Dataset items:
★ ★ ★ ★

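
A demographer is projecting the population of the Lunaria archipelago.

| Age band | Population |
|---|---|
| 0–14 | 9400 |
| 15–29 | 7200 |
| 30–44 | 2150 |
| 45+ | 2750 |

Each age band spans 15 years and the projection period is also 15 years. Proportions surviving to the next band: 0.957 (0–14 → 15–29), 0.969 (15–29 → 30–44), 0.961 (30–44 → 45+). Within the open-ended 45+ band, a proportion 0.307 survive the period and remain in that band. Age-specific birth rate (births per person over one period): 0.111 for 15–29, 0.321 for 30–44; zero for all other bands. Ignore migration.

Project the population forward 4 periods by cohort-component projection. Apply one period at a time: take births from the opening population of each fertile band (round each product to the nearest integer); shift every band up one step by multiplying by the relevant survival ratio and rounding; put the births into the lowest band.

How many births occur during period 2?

3239

(Groups numbered youngest = 1 to oldest = 4.)
Period 1.
Births: 7200 × 0.111 = 799  |  2150 × 0.321 = 690 — total 1489
Group 2: 9400 × 0.957 = 8996
Group 3: 7200 × 0.969 = 6977
Group 4: 2150 × 0.961 + 2750 × 0.307 = 2066 + 844 = 2910
→ [1489, 8996, 6977, 2910]
Period 2.
Births: 8996 × 0.111 = 999  |  6977 × 0.321 = 2240 — total 3239
Group 2: 1489 × 0.957 = 1425
Group 3: 8996 × 0.969 = 8717
Group 4: 6977 × 0.961 + 2910 × 0.307 = 6705 + 893 = 7598
→ [3239, 1425, 8717, 7598]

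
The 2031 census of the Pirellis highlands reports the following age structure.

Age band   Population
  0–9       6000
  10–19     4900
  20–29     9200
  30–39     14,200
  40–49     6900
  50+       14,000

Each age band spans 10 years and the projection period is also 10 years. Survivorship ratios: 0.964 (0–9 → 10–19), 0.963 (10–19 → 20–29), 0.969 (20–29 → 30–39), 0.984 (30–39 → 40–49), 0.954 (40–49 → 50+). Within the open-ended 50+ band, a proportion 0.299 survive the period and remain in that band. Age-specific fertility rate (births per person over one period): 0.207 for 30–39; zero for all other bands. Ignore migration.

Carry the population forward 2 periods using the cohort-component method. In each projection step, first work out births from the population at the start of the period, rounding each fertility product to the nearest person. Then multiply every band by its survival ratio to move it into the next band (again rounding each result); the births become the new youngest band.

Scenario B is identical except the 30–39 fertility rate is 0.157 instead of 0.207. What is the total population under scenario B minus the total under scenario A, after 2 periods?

-1129

Let group 1 be 0–9 through group 6 = 50+.
After projecting period 1:
Births: 14200 × 0.207 = 2939
Group 2: 6000 × 0.964 = 5784
Group 3: 4900 × 0.963 = 4719
Group 4: 9200 × 0.969 = 8915
Group 5: 14200 × 0.984 = 13973
Group 6: 6900 × 0.954 + 14000 × 0.299 = 6583 + 4186 = 10769
Giving 2939 / 5784 / 4719 / 8915 / 13973 / 10769.
After projecting period 2:
Births: 8915 × 0.207 = 1845
Group 2: 2939 × 0.964 = 2833
Group 3: 5784 × 0.963 = 5570
Group 4: 4719 × 0.969 = 4573
Group 5: 8915 × 0.984 = 8772
Group 6: 13973 × 0.954 + 10769 × 0.299 = 13330 + 3220 = 16550
Giving 1845 / 2833 / 5570 / 4573 / 8772 / 16550.
Scenario A total after 2 periods: 40143
Scenario B projection —
After projecting period 1:
Births: 14200 × 0.157 = 2229
Group 2: 6000 × 0.964 = 5784
Group 3: 4900 × 0.963 = 4719
Group 4: 9200 × 0.969 = 8915
Group 5: 14200 × 0.984 = 13973
Group 6: 6900 × 0.954 + 14000 × 0.299 = 6583 + 4186 = 10769
Giving 2229 / 5784 / 4719 / 8915 / 13973 / 10769.
After projecting period 2:
Births: 8915 × 0.157 = 1400
Group 2: 2229 × 0.964 = 2149
Group 3: 5784 × 0.963 = 5570
Group 4: 4719 × 0.969 = 4573
Group 5: 8915 × 0.984 = 8772
Group 6: 13973 × 0.954 + 10769 × 0.299 = 13330 + 3220 = 16550
Giving 1400 / 2149 / 5570 / 4573 / 8772 / 16550.
Scenario B total after 2 periods: 39014
Difference B − A = 39014 − 40143 = -1129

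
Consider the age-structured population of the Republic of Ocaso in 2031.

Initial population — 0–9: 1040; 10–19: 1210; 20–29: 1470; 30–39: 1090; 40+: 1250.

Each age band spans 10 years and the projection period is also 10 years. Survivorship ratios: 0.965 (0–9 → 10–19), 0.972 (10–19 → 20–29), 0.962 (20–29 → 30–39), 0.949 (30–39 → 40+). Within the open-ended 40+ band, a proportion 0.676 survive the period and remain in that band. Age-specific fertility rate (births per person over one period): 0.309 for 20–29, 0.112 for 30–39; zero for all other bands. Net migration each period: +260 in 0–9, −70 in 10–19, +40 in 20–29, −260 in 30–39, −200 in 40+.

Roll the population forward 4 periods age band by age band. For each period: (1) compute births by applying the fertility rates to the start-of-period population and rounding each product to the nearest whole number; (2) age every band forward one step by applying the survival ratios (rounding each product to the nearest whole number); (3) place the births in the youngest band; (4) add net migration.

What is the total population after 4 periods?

4080

— Period 1 —
Births: 1470 * 0.309 = 454 ; 1090 * 0.112 = 122 ⇒ total 576
10–19: 1040 * 0.965 = 1004
20–29: 1210 * 0.972 = 1176
30–39: 1470 * 0.962 = 1414
40+: 1090 * 0.949 + 1250 * 0.676 = 1034 + 845 = 1879
Net migration: 0–9 + 260 → 836; 10–19 − 70 → 934; 20–29 + 40 → 1216; 30–39 − 260 → 1154; 40+ − 200 → 1679
Population now: 0–9=836, 10–19=934, 20–29=1216, 30–39=1154, 40+=1679
— Period 2 —
Births: 1216 * 0.309 = 376 ; 1154 * 0.112 = 129 ⇒ total 505
10–19: 836 * 0.965 = 807
20–29: 934 * 0.972 = 908
30–39: 1216 * 0.962 = 1170
40+: 1154 * 0.949 + 1679 * 0.676 = 1095 + 1135 = 2230
Net migration: 0–9 + 260 → 765; 10–19 − 70 → 737; 20–29 + 40 → 948; 30–39 − 260 → 910; 40+ − 200 → 2030
Population now: 0–9=765, 10–19=737, 20–29=948, 30–39=910, 40+=2030
— Period 3 —
Births: 948 * 0.309 = 293 ; 910 * 0.112 = 102 ⇒ total 395
10–19: 765 * 0.965 = 738
20–29: 737 * 0.972 = 716
30–39: 948 * 0.962 = 912
40+: 910 * 0.949 + 2030 * 0.676 = 864 + 1372 = 2236
Net migration: 0–9 + 260 → 655; 10–19 − 70 → 668; 20–29 + 40 → 756; 30–39 − 260 → 652; 40+ − 200 → 2036
Population now: 0–9=655, 10–19=668, 20–29=756, 30–39=652, 40+=2036
— Period 4 —
Births: 756 * 0.309 = 234 ; 652 * 0.112 = 73 ⇒ total 307
10–19: 655 * 0.965 = 632
20–29: 668 * 0.972 = 649
30–39: 756 * 0.962 = 727
40+: 652 * 0.949 + 2036 * 0.676 = 619 + 1376 = 1995
Net migration: 0–9 + 260 → 567; 10–19 − 70 → 562; 20–29 + 40 → 689; 30–39 − 260 → 467; 40+ − 200 → 1795
Population now: 0–9=567, 10–19=562, 20–29=689, 30–39=467, 40+=1795
Total after period 4: 567 + 562 + 689 + 467 + 1795 = 4080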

★ ★ ★ ★

What to do -> Lines after the one containing "Each age band spans 15" are not wanted; repeat exactly each line above from the first up to and including it.

Exercise answer ->
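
A demographer is projecting the population of the Lunaria archipelago.

| Age band | Population |
|---|---|
| 0–14 | 9400 |
| 15–29 | 7200 |
| 30–44 | 2150 |
| 45+ | 2750 |

Each age band spans 15 years and the projection period is also 15 years. Proportions surviving to the next band: 0.957 (0–14 → 15–29), 0.969 (15–29 → 30–44), 0.961 (30–44 → 45+). Within the open-ended 45+ band, a proportion 0.307 survive the period and remain in that band. Age-specific birth rate (births per person over one period): 0.111 for 15–29, 0.321 for 30–44; zero for all other bands. Ignore migration.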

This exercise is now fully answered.